(Stored data entries)
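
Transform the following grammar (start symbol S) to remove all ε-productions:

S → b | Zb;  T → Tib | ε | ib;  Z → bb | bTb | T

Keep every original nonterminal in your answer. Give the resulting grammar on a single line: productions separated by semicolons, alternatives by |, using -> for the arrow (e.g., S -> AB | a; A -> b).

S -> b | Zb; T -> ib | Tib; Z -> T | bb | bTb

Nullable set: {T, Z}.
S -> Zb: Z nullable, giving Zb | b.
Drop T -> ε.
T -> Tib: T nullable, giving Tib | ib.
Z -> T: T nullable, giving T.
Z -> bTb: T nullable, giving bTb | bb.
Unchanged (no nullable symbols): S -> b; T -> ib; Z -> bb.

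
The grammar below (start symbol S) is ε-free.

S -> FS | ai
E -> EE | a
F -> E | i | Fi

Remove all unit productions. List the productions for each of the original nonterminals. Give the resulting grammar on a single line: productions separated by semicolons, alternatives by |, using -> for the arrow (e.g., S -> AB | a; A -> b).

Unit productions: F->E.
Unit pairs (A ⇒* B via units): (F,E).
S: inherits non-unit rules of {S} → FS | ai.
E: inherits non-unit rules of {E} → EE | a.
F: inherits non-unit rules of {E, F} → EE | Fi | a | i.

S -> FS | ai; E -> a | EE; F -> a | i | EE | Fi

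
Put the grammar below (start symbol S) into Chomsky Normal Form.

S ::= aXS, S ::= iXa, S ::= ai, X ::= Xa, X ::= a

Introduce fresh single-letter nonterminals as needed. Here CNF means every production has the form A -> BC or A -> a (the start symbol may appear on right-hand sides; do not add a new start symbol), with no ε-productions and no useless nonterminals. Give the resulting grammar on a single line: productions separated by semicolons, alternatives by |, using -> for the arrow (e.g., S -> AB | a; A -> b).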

> _AIM OF THE EXERCISE_:
Up to and including the line with "F -> E | i | Fi", output each line of the entries above exactly, starting from the first.

> _SOLVED PROBLEM_:
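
Transform the following grammar (start symbol S) to remove all ε-productions:

S → b | Zb;  T → Tib | ε | ib;  Z → bb | bTb | T

Keep every original nonterminal in your answer. Give the resulting grammar on a single line: productions separated by semicolons, alternatives by |, using -> for the arrow (e.g., S -> AB | a; A -> b).

S -> b | Zb; T -> ib | Tib; Z -> T | bb | bTb

Nullable set: {T, Z}.
S -> Zb: Z nullable, giving Zb | b.
Drop T -> ε.
T -> Tib: T nullable, giving Tib | ib.
Z -> T: T nullable, giving T.
Z -> bTb: T nullable, giving bTb | bb.
Unchanged (no nullable symbols): S -> b; T -> ib; Z -> bb.

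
The grammar below (start symbol S) is ε-free.

S -> FS | ai
E -> EE | a
F -> E | i | Fi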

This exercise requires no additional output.